- EXERCISE GOAL
Starting at the line that contains "For n = 20, which", restate every line word for word through the end of the entries.

-- INFORMATION SUPPLIED follows --

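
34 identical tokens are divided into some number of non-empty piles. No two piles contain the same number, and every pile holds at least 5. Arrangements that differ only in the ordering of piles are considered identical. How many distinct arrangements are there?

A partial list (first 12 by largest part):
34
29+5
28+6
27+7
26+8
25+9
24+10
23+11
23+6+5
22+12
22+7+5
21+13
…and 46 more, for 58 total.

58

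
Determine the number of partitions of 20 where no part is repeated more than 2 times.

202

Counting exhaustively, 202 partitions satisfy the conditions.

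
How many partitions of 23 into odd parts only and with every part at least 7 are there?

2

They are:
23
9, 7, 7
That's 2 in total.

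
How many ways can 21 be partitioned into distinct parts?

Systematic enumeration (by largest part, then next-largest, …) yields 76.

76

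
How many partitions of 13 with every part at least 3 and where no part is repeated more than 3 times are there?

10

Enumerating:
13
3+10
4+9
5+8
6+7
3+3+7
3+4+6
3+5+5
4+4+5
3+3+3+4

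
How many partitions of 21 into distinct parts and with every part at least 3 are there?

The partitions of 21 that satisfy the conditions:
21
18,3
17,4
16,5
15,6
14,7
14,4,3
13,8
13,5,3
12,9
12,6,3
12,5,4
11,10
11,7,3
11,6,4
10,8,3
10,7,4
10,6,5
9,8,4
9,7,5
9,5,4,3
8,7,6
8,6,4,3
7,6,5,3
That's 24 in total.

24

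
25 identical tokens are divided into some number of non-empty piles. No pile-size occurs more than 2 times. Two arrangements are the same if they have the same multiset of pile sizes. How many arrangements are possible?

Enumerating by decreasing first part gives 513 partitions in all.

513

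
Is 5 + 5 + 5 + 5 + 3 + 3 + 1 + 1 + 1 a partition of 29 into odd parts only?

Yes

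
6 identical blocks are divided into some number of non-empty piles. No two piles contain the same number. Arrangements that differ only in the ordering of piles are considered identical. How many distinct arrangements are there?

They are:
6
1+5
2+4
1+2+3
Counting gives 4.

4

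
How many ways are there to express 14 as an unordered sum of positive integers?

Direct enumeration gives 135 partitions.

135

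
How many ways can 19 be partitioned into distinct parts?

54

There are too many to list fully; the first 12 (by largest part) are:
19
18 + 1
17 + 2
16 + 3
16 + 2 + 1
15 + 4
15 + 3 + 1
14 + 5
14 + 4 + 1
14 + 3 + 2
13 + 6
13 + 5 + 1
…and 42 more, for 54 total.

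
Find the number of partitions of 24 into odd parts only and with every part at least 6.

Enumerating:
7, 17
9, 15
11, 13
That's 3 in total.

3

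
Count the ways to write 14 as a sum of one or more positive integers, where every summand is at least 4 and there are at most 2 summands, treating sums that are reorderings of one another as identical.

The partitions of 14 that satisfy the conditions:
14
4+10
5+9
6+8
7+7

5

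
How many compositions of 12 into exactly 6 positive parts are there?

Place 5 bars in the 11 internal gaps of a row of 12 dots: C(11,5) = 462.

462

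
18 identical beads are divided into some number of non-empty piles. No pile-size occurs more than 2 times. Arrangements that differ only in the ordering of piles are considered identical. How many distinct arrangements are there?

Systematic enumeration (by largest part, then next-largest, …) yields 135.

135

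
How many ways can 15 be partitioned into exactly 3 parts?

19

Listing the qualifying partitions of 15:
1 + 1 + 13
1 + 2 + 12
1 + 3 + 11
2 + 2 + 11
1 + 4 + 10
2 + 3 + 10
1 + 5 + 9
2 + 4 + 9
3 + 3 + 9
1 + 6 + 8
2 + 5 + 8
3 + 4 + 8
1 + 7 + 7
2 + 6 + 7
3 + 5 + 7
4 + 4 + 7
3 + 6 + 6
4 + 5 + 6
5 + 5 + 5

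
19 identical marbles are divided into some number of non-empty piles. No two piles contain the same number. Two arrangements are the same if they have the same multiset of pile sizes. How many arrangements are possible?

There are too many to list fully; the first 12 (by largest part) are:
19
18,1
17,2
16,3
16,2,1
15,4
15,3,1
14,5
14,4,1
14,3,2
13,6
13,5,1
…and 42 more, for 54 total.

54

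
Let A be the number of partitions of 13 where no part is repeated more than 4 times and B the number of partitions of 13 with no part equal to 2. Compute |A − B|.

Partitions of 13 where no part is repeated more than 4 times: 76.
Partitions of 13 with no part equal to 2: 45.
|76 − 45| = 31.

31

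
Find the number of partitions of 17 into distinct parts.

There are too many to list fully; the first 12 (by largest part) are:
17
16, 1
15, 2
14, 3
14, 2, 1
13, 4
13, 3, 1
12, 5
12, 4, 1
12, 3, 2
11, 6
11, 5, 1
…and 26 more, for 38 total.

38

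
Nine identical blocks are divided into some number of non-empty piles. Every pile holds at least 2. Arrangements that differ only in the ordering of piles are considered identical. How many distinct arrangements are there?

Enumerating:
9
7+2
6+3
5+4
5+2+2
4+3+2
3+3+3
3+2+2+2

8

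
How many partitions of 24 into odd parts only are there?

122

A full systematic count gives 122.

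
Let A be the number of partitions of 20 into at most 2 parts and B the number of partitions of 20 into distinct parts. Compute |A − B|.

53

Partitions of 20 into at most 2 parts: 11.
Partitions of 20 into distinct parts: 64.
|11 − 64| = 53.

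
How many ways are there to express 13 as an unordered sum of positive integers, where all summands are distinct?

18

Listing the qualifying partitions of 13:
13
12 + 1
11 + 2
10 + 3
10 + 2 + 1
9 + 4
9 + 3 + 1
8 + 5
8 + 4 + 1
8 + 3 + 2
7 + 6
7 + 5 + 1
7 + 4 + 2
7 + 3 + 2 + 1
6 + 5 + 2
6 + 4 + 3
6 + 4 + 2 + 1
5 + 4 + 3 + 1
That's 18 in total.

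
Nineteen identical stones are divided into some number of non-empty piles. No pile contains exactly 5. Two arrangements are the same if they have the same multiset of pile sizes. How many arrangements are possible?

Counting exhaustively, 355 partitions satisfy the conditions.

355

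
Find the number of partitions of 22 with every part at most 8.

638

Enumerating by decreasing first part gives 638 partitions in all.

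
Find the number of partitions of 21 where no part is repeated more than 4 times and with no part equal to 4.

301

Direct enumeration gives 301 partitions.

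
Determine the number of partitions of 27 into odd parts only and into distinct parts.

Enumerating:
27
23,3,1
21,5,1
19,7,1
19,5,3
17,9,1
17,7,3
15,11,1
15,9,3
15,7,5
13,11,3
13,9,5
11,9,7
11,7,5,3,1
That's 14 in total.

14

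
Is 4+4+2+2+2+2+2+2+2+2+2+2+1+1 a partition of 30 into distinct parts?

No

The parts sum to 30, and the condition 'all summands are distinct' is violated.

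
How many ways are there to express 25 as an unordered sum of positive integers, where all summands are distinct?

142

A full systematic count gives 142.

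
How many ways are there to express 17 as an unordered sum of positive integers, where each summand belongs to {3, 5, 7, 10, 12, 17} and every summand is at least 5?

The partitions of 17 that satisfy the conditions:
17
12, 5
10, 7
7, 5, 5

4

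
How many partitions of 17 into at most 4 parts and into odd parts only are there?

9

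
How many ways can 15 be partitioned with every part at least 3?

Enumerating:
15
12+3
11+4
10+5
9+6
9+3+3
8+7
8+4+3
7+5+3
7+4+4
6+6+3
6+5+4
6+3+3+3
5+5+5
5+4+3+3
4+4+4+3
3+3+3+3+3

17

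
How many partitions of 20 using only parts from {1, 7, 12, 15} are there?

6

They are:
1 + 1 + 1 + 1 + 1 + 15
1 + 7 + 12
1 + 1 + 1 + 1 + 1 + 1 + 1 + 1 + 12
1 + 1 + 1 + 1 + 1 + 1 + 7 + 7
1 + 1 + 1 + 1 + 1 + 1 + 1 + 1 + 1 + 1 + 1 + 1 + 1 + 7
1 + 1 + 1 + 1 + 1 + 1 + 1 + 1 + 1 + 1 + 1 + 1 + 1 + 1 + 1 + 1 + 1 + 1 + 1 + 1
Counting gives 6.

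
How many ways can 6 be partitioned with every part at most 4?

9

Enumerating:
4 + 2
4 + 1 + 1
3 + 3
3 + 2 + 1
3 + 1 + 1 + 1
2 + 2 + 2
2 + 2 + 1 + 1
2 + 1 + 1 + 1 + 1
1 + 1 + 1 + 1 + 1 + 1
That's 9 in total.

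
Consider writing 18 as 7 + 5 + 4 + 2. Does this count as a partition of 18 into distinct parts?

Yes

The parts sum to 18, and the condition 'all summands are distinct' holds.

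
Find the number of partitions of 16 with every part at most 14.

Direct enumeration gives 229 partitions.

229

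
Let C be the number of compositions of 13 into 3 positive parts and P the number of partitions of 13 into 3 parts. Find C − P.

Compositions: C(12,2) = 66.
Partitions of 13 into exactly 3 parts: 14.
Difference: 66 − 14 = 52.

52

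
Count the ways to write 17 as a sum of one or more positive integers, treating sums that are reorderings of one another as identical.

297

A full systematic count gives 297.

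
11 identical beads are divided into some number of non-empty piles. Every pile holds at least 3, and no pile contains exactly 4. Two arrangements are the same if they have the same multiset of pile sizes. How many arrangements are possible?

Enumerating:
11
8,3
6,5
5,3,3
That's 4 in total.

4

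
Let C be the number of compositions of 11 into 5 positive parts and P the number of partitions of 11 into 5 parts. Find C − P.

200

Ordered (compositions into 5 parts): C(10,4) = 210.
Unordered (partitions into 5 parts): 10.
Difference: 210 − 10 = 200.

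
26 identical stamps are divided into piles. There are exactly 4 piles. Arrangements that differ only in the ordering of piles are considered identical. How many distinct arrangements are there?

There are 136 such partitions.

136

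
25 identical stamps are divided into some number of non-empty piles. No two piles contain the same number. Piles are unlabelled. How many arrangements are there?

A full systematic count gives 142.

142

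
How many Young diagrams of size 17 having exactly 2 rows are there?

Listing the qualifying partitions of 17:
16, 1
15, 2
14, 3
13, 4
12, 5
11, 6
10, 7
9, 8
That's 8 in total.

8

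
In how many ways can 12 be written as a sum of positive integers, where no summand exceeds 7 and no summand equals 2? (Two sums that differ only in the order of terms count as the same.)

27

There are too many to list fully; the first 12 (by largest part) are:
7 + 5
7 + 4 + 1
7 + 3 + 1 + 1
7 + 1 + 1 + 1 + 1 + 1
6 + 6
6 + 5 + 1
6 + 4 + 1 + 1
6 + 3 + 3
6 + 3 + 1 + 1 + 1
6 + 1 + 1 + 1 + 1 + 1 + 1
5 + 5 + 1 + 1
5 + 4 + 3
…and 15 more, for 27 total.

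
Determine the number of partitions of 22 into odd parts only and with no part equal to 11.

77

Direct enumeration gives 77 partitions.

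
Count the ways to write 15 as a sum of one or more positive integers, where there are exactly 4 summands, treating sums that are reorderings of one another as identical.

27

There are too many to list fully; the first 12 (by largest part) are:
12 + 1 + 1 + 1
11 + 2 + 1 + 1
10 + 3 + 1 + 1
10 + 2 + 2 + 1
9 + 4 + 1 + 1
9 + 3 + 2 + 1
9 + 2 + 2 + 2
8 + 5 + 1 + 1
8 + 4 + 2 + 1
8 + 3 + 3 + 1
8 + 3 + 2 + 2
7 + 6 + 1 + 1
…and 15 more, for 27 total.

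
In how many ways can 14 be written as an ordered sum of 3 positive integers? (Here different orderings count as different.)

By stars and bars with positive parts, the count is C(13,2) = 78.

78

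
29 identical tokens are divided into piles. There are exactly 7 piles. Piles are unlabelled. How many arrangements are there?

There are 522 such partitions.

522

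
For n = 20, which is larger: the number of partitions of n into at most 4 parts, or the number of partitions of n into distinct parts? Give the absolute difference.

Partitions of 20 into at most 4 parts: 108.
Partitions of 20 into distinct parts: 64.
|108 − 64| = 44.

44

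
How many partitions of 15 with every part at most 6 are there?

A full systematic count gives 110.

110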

-- INFORMATION SUPPLIED concluded --

- REPLY
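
For n = 20, which is larger: the number of partitions of n into at most 4 parts, or the number of partitions of n into distinct parts? Give the absolute difference.

Partitions of 20 into at most 4 parts: 108.
Partitions of 20 into distinct parts: 64.
|108 − 64| = 44.

44

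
How many partitions of 15 with every part at most 6 are there?

A full systematic count gives 110.

110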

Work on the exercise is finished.